- _Data_
_____
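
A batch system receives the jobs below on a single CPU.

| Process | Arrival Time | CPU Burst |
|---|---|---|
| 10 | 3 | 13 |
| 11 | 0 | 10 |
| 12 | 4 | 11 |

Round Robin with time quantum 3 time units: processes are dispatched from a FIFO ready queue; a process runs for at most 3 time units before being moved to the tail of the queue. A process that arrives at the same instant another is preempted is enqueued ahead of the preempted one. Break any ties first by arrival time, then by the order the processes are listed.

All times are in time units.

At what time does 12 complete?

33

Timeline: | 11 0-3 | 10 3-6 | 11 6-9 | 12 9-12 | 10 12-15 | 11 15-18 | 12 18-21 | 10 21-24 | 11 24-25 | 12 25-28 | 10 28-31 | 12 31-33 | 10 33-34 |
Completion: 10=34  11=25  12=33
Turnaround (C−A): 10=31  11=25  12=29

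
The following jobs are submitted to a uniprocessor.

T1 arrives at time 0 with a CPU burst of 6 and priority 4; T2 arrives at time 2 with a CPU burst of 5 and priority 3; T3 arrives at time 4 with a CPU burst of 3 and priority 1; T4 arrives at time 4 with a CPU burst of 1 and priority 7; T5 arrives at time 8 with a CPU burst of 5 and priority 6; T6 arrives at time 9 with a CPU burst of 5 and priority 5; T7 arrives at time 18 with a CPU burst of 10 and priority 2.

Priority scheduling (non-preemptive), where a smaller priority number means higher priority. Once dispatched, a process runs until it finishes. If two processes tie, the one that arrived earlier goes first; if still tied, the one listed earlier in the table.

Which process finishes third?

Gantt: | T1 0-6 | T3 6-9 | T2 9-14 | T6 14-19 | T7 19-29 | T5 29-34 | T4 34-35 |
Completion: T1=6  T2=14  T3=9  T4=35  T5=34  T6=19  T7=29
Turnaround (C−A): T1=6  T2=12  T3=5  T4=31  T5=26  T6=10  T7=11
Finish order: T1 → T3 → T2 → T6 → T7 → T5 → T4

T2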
_____
- _Your objective_
Wherever the string "jobs" appears in the entries, copy that line.

- _Response_
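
A batch system receives the jobs below on a single CPU.
The following jobs are submitted to a uniprocessor.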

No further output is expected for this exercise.